=== YOUR ASSIGNMENT ===
From the data below, copy exactly the lines that lie between the one holding "Reverse primer: 5'-AGGTGGTCACCGGTTGCCTACAGGAG-3'" and the one holding "- at least 2", including both, and nothing more.
*** Opening of MATERIAL FOR THIS TASK ***
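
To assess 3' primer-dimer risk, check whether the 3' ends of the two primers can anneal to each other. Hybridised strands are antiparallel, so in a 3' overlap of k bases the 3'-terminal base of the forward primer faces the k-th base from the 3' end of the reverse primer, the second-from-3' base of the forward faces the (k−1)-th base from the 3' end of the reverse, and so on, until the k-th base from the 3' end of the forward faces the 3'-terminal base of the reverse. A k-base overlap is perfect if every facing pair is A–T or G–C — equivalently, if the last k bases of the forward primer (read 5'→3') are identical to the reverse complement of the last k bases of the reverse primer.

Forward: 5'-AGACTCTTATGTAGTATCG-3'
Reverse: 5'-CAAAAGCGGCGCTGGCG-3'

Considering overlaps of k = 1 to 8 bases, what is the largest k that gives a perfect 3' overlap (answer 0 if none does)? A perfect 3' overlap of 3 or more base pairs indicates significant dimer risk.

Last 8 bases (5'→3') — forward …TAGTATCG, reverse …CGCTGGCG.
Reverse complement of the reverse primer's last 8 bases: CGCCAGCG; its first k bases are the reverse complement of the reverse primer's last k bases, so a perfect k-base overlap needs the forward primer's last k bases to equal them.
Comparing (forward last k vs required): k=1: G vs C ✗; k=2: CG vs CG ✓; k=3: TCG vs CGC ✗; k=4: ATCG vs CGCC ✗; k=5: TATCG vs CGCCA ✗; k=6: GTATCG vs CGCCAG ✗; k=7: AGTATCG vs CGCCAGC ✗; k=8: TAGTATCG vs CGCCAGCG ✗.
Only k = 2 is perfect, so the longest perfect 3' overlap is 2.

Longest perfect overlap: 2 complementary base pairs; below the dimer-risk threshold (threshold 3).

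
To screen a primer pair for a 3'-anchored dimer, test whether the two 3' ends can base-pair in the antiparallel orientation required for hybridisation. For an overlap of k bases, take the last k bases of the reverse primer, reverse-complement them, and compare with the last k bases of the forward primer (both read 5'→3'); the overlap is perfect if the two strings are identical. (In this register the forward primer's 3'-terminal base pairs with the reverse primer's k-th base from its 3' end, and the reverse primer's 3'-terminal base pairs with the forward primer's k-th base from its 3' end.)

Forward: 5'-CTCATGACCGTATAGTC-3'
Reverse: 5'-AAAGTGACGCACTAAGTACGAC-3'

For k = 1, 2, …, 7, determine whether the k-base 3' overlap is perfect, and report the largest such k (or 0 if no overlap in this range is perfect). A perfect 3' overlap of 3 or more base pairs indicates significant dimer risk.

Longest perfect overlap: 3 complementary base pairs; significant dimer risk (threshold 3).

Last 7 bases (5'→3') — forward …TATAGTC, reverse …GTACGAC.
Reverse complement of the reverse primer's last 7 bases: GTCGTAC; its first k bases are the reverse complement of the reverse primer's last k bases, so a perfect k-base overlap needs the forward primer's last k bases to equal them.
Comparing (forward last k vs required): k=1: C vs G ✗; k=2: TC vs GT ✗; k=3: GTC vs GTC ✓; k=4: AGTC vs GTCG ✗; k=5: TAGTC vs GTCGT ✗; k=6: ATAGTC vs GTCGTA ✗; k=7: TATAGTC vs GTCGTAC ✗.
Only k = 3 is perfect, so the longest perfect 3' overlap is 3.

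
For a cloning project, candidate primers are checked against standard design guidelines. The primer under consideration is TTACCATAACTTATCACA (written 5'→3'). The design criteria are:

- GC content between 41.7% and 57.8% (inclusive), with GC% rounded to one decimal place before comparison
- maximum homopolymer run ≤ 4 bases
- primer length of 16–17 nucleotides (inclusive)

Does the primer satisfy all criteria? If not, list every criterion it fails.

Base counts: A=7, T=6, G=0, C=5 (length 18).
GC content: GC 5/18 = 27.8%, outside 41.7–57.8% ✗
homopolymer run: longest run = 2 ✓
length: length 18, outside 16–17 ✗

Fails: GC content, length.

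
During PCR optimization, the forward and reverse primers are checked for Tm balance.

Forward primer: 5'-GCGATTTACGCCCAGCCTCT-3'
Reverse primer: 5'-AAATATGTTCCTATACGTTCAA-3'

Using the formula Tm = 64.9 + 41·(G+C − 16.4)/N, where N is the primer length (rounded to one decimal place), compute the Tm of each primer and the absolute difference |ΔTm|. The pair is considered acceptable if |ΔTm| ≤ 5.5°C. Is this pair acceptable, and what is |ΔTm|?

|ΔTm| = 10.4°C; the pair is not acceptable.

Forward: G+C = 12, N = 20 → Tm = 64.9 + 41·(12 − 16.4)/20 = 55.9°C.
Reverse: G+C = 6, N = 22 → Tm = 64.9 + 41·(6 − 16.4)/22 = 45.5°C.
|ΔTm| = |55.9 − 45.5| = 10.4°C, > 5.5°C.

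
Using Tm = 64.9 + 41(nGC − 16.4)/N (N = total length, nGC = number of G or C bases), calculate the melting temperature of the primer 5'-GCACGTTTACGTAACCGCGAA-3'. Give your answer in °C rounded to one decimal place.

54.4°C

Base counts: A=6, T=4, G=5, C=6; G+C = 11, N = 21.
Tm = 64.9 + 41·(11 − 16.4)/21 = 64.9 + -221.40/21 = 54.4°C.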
*** Close of MATERIAL FOR THIS TASK ***
*** Opening of MATERIAL FOR THIS TASK ***
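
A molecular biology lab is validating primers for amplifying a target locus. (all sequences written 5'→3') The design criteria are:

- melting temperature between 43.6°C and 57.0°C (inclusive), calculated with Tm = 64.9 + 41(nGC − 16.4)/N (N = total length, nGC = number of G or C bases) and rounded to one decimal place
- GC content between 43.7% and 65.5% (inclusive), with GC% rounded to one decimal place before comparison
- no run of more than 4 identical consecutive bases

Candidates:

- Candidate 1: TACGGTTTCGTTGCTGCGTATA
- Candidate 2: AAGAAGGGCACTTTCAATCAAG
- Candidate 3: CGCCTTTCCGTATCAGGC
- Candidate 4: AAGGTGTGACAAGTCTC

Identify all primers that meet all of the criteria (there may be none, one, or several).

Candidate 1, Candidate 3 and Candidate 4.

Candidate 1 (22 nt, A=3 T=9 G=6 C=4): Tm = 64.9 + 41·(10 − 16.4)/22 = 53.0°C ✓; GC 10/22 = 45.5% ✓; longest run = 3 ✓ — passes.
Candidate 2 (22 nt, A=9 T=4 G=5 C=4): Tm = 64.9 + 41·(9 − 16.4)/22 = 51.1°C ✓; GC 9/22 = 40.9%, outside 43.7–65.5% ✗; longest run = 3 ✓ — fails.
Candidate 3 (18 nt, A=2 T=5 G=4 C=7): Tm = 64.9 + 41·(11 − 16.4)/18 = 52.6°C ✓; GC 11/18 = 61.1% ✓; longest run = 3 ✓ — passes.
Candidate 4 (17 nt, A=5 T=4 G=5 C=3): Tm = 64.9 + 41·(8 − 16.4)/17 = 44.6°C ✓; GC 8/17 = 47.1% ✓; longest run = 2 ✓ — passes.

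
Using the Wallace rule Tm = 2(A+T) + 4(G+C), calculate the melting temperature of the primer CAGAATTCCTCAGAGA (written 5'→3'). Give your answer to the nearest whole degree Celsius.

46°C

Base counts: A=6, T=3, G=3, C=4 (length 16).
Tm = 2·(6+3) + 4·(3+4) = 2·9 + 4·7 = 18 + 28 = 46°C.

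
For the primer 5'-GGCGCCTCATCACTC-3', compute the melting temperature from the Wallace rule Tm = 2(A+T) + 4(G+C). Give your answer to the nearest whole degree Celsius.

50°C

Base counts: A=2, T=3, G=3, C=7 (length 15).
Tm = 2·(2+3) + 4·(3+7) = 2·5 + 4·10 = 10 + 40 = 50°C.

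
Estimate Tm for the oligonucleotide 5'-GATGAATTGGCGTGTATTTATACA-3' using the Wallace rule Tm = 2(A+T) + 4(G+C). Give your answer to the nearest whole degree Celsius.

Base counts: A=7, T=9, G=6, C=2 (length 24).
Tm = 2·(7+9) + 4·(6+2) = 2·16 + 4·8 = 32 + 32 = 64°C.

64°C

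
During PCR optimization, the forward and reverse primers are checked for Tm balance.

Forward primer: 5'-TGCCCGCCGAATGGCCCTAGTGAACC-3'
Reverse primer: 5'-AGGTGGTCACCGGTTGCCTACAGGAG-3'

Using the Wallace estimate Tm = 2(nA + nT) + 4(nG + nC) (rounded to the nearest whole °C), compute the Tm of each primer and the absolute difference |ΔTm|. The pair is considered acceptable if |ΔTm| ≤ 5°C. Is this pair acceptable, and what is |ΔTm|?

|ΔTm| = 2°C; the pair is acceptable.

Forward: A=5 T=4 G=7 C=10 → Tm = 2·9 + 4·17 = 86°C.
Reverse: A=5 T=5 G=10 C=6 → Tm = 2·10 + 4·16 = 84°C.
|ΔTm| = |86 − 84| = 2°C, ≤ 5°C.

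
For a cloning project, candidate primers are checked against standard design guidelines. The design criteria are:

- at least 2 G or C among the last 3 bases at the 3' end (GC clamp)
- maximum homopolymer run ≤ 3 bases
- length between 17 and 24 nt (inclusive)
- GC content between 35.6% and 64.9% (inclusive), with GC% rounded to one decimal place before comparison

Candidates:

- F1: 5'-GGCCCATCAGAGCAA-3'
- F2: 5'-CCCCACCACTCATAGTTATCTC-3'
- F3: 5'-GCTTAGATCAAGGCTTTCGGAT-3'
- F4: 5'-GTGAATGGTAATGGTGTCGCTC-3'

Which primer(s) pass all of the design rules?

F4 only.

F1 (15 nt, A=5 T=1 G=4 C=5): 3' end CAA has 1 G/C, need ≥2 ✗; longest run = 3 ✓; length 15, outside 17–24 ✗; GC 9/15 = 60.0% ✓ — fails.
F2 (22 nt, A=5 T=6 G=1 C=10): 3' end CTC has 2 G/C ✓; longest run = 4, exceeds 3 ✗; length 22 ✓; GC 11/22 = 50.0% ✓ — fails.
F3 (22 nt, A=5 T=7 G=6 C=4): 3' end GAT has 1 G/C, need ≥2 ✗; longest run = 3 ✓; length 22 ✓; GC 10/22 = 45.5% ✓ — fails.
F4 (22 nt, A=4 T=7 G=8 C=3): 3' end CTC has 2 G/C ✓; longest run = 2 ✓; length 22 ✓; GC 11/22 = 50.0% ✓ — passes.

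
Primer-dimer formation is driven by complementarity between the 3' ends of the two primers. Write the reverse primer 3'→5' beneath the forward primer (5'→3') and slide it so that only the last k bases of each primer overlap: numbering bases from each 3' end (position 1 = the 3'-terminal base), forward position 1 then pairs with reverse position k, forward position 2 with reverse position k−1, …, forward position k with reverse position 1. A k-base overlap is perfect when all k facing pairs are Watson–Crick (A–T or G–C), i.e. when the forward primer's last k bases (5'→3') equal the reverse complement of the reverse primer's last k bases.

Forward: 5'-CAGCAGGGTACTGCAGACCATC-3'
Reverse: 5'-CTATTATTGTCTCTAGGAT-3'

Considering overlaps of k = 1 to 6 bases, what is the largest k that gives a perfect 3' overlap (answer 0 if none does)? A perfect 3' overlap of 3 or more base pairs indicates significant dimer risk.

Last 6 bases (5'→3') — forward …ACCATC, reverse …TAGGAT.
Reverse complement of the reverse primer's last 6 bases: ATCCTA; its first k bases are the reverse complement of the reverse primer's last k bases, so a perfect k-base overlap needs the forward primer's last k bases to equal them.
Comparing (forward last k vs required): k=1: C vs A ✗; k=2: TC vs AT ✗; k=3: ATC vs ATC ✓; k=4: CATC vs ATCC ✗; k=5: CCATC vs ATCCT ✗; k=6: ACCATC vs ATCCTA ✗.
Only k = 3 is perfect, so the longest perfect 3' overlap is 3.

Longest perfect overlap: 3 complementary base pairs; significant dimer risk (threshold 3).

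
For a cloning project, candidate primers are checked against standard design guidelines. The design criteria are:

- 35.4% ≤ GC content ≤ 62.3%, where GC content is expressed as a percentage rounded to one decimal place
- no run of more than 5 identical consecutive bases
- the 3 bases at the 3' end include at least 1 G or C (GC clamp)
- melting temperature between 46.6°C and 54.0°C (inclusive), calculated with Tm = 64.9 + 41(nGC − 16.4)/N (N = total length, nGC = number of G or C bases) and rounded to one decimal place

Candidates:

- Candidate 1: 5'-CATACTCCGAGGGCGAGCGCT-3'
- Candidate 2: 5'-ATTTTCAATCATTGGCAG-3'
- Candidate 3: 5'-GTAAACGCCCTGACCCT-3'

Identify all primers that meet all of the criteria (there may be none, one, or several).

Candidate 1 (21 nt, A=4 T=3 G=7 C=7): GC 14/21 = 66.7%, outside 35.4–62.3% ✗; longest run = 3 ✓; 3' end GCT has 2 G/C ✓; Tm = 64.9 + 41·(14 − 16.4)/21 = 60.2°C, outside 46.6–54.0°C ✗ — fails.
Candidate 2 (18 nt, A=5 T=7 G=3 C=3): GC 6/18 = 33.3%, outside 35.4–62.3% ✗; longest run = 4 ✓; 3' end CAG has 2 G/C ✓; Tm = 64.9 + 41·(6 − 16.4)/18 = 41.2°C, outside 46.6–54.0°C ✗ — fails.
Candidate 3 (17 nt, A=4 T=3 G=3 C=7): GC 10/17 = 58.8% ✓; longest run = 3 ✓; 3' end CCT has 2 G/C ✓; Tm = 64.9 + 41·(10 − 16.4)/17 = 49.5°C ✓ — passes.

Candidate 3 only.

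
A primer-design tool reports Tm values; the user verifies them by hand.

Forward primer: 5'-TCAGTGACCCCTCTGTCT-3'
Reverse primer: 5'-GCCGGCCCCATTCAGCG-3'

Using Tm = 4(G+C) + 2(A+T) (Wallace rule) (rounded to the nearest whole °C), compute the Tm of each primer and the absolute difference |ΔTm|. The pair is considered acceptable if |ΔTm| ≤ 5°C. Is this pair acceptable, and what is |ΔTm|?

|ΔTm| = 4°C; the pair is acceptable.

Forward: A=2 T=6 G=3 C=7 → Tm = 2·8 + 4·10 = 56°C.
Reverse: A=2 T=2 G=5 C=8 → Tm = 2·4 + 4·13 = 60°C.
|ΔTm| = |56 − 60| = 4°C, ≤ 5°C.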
*** Close of MATERIAL FOR THIS TASK ***
=== RESPONSE BOX ===
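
Reverse primer: 5'-AGGTGGTCACCGGTTGCCTACAGGAG-3'

Using the Wallace estimate Tm = 2(nA + nT) + 4(nG + nC) (rounded to the nearest whole °C), compute the Tm of each primer and the absolute difference |ΔTm|. The pair is considered acceptable if |ΔTm| ≤ 5°C. Is this pair acceptable, and what is |ΔTm|?

|ΔTm| = 2°C; the pair is acceptable.

Forward: A=5 T=4 G=7 C=10 → Tm = 2·9 + 4·17 = 86°C.
Reverse: A=5 T=5 G=10 C=6 → Tm = 2·10 + 4·16 = 84°C.
|ΔTm| = |86 − 84| = 2°C, ≤ 5°C.

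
For a cloning project, candidate primers are checked against standard design guidelines. The design criteria are:

- at least 2 G or C among the last 3 bases at the 3' end (GC clamp)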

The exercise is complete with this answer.